* _About this exercise_
Transcribe the data that follows. Match it character for character.

* _Material to process_
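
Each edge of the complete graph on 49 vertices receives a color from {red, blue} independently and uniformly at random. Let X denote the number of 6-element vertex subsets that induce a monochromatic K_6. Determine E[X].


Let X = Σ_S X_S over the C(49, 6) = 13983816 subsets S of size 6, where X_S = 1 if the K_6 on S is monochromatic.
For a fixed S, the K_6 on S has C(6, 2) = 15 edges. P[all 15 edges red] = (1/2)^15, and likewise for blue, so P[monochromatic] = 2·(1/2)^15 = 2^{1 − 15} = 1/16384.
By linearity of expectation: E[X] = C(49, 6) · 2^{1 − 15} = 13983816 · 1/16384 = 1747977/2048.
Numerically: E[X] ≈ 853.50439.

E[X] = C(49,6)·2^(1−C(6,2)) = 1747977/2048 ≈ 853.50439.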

* _Reply_
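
Each edge of the complete graph on 49 vertices receives a color from {red, blue} independently and uniformly at random. Let X denote the number of 6-element vertex subsets that induce a monochromatic K_6. Determine E[X].


Let X = Σ_S X_S over the C(49, 6) = 13983816 subsets S of size 6, where X_S = 1 if the K_6 on S is monochromatic.
For a fixed S, the K_6 on S has C(6, 2) = 15 edges. P[all 15 edges red] = (1/2)^15, and likewise for blue, so P[monochromatic] = 2·(1/2)^15 = 2^{1 − 15} = 1/16384.
By linearity of expectation: E[X] = C(49, 6) · 2^{1 − 15} = 13983816 · 1/16384 = 1747977/2048.
Numerically: E[X] ≈ 853.50439.

E[X] = C(49,6)·2^(1−C(6,2)) = 1747977/2048 ≈ 853.50439.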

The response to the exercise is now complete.